● **Material to process**:
****************************************

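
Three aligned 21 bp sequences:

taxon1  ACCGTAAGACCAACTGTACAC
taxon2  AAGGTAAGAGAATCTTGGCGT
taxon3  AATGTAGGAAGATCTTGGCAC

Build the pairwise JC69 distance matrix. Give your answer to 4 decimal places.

d(taxon1,taxon2) = 0.7557, d(taxon1,taxon3) = 0.6355, d(taxon2,taxon3) = 0.3597

taxon1–taxon2: 10/21 sites differ → p ≈ 0.47619, d = −0.75 ln(1 − 0.63492) = 0.755729 ≈ 0.7557.
taxon1–taxon3: 9/21 sites differ → p ≈ 0.428571, d = −0.75 ln(1 − 0.571428) = 0.635472 ≈ 0.6355.
taxon2–taxon3: 6/21 sites differ → p ≈ 0.285714, d = −0.75 ln(1 − 0.380952) = 0.359679 ≈ 0.3597.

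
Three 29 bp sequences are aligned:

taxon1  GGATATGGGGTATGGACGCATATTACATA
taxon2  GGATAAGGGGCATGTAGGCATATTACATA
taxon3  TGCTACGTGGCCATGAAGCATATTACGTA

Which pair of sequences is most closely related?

taxon1 and taxon2

taxon1–taxon2: 4/29 differ, p = 0.138, d = 0.152.
taxon1–taxon3: 10/29 differ, p = 0.345, d = 0.462.
taxon2–taxon3: 10/29 differ, p = 0.345, d = 0.462.
The smallest distance is between taxon1 and taxon2.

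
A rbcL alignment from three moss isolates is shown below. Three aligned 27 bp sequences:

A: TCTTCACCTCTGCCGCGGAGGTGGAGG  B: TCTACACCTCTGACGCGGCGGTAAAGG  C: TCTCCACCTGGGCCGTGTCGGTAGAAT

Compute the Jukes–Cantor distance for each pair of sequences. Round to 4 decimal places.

d(A,B) = 0.2127, d(A,C) = 0.4408, d(B,C) = 0.4408

A–B: 5/27 sites differ → p ≈ 0.185185, d = −0.75 ln(1 − 0.246913) = 0.212681 ≈ 0.2127.
A–C: 9/27 sites differ → p ≈ 0.333333, d = −0.75 ln(1 − 0.444444) = 0.440839 ≈ 0.4408.
B–C: 9/27 sites differ → p ≈ 0.333333, d = −0.75 ln(1 − 0.444444) = 0.440839 ≈ 0.4408.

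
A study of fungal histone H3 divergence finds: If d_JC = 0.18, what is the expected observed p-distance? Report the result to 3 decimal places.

p = (3/4)(1 − e^(−4d/3)) = 0.75 × (1 − e^(-0.24)) = 0.75 × (1 − 0.786628) = 0.160029.

0.160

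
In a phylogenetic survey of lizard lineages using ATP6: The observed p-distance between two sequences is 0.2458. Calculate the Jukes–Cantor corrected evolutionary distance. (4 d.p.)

d = −(3/4) ln(1 − 4p/3) = −0.75 ln(1 − 0.327733) = −0.75 ln(0.672267)
  = −0.75 × (-0.397100) = 0.297825 substitutions/site.

0.2978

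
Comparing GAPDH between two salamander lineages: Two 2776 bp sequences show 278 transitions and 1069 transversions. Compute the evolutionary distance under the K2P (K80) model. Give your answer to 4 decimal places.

0.8078

P = 278/2776 ≈ 0.100144 and Q = 1069/2776 ≈ 0.385086.
Under the Kimura two-parameter model, d = −½ ln(1 − 2P − Q) − ¼ ln(1 − 2Q).
1 − 2P − Q = 0.414626, giving −½ ln(0.414626) = 0.440189.
1 − 2Q = 0.229828, giving −¼ ln(0.229828) = 0.367606.
d = 0.440189 + 0.367606 = 0.807795.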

****************************************

● **Task requirements**:
Note how many lines in the data above have the string "aligned" in them, and give that number by itself.

● **Result of this task**:
3